**SOURCE MATERIAL:**
*** Begin section ***

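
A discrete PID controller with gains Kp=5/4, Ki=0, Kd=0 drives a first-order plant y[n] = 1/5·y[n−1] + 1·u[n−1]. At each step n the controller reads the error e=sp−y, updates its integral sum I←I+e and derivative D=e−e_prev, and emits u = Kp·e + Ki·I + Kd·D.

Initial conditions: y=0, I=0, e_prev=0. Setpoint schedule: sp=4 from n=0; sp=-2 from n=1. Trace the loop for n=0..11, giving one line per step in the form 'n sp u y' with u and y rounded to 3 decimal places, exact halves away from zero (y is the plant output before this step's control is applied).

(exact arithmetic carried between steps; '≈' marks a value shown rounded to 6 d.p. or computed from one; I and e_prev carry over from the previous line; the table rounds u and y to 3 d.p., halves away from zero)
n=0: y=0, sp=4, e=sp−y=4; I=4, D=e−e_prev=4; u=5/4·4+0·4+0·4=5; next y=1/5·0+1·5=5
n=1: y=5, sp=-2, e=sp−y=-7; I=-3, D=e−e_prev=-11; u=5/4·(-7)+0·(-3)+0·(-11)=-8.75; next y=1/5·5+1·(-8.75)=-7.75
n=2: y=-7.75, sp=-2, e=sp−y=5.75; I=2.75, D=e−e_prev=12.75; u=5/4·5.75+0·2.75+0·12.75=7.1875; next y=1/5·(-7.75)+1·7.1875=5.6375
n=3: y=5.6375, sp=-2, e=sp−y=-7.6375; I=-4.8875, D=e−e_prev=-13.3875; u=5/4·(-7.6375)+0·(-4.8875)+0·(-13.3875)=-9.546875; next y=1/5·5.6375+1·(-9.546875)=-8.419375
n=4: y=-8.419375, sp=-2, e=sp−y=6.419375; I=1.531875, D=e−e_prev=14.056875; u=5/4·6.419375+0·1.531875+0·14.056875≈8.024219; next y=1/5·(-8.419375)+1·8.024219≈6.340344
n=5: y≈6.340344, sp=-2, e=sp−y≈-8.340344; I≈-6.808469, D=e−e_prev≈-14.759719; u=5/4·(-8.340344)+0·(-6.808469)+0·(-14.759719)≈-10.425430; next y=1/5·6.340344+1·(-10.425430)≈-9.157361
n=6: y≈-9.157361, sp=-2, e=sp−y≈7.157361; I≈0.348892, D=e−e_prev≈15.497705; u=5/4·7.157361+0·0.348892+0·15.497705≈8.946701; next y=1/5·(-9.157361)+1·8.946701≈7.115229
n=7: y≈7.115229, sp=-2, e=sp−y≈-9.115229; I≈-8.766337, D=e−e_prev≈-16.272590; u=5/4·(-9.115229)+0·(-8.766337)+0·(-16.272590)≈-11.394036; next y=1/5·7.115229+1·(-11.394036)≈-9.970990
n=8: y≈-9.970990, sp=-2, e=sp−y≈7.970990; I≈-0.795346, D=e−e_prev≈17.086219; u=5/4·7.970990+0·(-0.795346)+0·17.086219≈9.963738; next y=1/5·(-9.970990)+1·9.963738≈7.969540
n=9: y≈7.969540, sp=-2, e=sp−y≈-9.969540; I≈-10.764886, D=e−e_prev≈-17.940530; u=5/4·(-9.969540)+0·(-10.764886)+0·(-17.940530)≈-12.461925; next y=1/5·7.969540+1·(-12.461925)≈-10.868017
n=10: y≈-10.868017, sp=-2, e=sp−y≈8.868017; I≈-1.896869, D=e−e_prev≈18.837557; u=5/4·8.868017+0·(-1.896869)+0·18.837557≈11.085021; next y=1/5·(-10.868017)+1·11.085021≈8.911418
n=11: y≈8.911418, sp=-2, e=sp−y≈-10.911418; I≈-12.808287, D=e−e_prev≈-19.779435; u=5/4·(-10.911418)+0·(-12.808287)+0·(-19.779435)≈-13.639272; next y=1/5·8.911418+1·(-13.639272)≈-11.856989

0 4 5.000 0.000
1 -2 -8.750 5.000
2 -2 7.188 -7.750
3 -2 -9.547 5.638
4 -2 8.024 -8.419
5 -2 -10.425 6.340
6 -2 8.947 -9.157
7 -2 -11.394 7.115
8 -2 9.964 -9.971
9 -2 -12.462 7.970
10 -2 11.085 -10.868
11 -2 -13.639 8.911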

*** End section ***
*** Begin section ***

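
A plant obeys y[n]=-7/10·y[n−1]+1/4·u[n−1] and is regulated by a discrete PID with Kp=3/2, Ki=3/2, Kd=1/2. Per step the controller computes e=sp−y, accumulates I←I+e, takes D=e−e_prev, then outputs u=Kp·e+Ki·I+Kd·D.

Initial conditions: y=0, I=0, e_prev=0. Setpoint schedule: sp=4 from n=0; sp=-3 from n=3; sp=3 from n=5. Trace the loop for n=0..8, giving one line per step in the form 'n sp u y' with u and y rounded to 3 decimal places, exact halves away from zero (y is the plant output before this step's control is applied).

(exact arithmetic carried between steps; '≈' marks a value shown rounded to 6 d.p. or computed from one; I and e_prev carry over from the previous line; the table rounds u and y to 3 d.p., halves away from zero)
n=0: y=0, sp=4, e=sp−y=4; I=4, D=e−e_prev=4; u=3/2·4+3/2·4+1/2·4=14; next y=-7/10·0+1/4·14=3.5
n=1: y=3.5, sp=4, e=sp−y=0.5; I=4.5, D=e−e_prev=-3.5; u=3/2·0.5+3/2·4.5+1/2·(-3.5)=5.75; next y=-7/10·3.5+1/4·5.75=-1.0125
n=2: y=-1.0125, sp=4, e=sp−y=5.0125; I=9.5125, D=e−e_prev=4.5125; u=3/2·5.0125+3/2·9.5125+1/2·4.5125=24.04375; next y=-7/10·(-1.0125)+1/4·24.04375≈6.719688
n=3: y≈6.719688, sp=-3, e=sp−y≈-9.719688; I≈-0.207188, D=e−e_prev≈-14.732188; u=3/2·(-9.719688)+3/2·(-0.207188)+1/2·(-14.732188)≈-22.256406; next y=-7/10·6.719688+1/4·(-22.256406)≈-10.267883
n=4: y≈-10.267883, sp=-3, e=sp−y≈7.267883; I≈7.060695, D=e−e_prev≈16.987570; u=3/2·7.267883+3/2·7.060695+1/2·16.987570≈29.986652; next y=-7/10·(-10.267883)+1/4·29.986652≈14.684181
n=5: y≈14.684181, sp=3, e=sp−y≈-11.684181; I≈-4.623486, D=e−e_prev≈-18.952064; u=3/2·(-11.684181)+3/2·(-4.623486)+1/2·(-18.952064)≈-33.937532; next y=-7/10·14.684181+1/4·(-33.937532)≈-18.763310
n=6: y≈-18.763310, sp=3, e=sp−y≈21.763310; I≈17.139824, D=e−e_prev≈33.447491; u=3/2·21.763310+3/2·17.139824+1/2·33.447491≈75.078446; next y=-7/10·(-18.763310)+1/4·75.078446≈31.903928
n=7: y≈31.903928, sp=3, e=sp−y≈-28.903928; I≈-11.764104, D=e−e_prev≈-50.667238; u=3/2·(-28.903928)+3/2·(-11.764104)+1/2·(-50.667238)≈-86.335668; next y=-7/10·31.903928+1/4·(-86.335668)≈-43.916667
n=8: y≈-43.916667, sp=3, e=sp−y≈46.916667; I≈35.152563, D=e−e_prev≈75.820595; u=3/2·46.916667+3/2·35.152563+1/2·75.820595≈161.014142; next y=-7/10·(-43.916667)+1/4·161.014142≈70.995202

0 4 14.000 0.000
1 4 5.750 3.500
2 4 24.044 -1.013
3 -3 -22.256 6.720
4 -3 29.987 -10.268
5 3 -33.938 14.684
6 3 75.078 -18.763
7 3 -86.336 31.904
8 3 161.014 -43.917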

*** End section ***
*** Begin section ***

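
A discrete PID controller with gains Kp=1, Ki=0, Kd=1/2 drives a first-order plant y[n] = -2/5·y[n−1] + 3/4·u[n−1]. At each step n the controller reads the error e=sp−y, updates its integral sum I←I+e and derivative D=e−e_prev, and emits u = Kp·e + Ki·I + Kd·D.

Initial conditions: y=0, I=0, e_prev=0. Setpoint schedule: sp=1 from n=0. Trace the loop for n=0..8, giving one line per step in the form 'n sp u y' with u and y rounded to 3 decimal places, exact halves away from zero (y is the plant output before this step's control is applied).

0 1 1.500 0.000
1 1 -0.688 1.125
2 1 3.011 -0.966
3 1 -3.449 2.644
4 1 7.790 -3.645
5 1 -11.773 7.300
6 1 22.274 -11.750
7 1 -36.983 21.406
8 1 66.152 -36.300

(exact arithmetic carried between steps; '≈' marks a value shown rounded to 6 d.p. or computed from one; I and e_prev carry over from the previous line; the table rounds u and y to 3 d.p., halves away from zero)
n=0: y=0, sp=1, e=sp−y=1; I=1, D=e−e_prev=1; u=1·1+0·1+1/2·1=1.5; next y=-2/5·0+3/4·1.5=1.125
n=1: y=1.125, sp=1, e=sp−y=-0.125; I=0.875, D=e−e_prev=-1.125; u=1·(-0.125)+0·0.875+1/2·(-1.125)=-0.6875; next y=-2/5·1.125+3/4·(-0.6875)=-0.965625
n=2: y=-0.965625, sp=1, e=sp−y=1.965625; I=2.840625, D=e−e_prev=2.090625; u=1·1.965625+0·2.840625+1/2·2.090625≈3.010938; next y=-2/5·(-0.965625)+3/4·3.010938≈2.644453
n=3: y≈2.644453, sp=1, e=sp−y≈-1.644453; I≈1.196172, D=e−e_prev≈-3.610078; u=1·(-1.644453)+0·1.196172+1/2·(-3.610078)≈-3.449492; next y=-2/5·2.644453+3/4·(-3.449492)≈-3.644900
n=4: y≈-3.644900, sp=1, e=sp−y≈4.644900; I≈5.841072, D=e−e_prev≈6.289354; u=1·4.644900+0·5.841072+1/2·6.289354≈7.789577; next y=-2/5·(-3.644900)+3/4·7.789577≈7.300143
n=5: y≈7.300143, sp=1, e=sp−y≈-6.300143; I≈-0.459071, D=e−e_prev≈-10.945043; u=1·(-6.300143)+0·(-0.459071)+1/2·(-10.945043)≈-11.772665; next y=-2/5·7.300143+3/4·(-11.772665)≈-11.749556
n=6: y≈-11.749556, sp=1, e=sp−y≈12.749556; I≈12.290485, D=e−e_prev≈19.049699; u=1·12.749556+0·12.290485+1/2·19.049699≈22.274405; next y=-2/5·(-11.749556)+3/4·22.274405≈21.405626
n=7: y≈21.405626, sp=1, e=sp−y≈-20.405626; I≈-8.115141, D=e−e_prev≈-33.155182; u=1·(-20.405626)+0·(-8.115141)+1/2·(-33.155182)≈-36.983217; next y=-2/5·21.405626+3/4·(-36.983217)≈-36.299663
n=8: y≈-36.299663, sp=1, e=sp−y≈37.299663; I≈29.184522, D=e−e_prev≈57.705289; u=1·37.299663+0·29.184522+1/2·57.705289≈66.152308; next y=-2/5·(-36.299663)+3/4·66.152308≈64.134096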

*** End section ***

**TASK BRIEF:** Copy whichever lines of the records above contain the word "drives".

**TASK ANSWER:**
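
A discrete PID controller with gains Kp=5/4, Ki=0, Kd=0 drives a first-order plant y[n] = 1/5·y[n−1] + 1·u[n−1]. At each step n the controller reads the error e=sp−y, updates its integral sum I←I+e and derivative D=e−e_prev, and emits u = Kp·e + Ki·I + Kd·D.
A discrete PID controller with gains Kp=1, Ki=0, Kd=1/2 drives a first-order plant y[n] = -2/5·y[n−1] + 3/4·u[n−1]. At each step n the controller reads the error e=sp−y, updates its integral sum I←I+e and derivative D=e−e_prev, and emits u = Kp·e + Ki·I + Kd·D.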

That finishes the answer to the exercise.